(SUPPLIED MATERIAL Opens)

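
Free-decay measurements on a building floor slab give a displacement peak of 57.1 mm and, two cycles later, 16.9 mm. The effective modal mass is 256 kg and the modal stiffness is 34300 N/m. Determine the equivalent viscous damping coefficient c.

572 N·s/m

Logarithmic decrement δ = (1/n)·ln(x₀/x_n) = (1/2)·ln(57.1/16.9) = (1/2)·ln(3.379) = 0.6087.
ζ = δ/√(4π² + δ²) = 0.6087/√(39.48 + 0.371) = 0.6087/6.313 = 0.09643.
c = ζ · 2√(km) = 0.09643 × 2√(34300 × 256) = 0.09643 × 5926 = 571.5 N·s/m.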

(SUPPLIED MATERIAL Closes)

- [EXERCISE DIRECTIONS]: All the records above must be transcribed without a single change to any word.

- [OUTPUT OF THE EXERCISE]:
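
Free-decay measurements on a building floor slab give a displacement peak of 57.1 mm and, two cycles later, 16.9 mm. The effective modal mass is 256 kg and the modal stiffness is 34300 N/m. Determine the equivalent viscous damping coefficient c.

572 N·s/m

Logarithmic decrement δ = (1/n)·ln(x₀/x_n) = (1/2)·ln(57.1/16.9) = (1/2)·ln(3.379) = 0.6087.
ζ = δ/√(4π² + δ²) = 0.6087/√(39.48 + 0.371) = 0.6087/6.313 = 0.09643.
c = ζ · 2√(km) = 0.09643 × 2√(34300 × 256) = 0.09643 × 5926 = 571.5 N·s/m.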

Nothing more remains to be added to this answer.